Task statement:
The answer must restate every record word for word.

(Data entries)
★ ★ ★ ★ ★

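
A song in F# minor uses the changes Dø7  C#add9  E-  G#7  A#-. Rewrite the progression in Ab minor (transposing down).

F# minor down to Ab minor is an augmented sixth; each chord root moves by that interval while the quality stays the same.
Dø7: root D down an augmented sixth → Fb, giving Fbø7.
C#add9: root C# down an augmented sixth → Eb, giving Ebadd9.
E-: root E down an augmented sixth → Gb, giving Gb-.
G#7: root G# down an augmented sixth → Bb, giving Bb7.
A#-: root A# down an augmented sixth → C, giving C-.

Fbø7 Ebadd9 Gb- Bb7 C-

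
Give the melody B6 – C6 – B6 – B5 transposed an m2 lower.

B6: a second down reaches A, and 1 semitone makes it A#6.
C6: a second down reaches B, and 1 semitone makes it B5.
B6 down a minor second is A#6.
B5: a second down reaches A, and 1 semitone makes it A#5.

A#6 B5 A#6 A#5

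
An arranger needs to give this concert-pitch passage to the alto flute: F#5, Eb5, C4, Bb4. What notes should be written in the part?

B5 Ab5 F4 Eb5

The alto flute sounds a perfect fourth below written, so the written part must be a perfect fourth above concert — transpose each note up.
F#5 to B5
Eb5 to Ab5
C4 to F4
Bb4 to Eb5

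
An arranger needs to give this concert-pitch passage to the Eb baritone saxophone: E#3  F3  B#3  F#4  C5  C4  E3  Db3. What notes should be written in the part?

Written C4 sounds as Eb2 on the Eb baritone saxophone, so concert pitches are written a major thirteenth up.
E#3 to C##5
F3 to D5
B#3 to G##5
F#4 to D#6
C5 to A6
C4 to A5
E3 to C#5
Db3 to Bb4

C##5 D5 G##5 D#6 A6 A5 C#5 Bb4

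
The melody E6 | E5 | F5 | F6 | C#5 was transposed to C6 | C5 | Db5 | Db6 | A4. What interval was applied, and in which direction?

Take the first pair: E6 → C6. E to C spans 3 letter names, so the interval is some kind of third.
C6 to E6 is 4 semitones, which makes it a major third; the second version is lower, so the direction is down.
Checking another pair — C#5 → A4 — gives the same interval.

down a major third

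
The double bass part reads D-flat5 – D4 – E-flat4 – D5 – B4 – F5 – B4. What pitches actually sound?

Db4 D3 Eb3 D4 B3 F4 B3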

★ ★ ★ ★ ★

Solution for this exercise:
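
A song in F# minor uses the changes Dø7  C#add9  E-  G#7  A#-. Rewrite the progression in Ab minor (transposing down).

F# minor down to Ab minor is an augmented sixth; each chord root moves by that interval while the quality stays the same.
Dø7: root D down an augmented sixth → Fb, giving Fbø7.
C#add9: root C# down an augmented sixth → Eb, giving Ebadd9.
E-: root E down an augmented sixth → Gb, giving Gb-.
G#7: root G# down an augmented sixth → Bb, giving Bb7.
A#-: root A# down an augmented sixth → C, giving C-.

Fbø7 Ebadd9 Gb- Bb7 C-

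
Give the melody B6 – C6 – B6 – B5 transposed an m2 lower.

B6: a second down reaches A, and 1 semitone makes it A#6.
C6: a second down reaches B, and 1 semitone makes it B5.
B6 down a minor second is A#6.
B5: a second down reaches A, and 1 semitone makes it A#5.

A#6 B5 A#6 A#5

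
An arranger needs to give this concert-pitch passage to the alto flute: F#5, Eb5, C4, Bb4. What notes should be written in the part?

B5 Ab5 F4 Eb5

The alto flute sounds a perfect fourth below written, so the written part must be a perfect fourth above concert — transpose each note up.
F#5 to B5
Eb5 to Ab5
C4 to F4
Bb4 to Eb5

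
An arranger needs to give this concert-pitch passage to the Eb baritone saxophone: E#3  F3  B#3  F#4  C5  C4  E3  Db3. What notes should be written in the part?

Written C4 sounds as Eb2 on the Eb baritone saxophone, so concert pitches are written a major thirteenth up.
E#3 to C##5
F3 to D5
B#3 to G##5
F#4 to D#6
C5 to A6
C4 to A5
E3 to C#5
Db3 to Bb4

C##5 D5 G##5 D#6 A6 A5 C#5 Bb4

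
The melody E6 | E5 | F5 | F6 | C#5 was transposed to C6 | C5 | Db5 | Db6 | A4. What interval was applied, and in which direction?

Take the first pair: E6 → C6. E to C spans 3 letter names, so the interval is some kind of third.
C6 to E6 is 4 semitones, which makes it a major third; the second version is lower, so the direction is down.
Checking another pair — C#5 → A4 — gives the same interval.

down a major third

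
The double bass part reads D-flat5 – D4 – E-flat4 – D5 – B4 – F5 – B4. What pitches actually sound?

Db4 D3 Eb3 D4 B3 F4 B3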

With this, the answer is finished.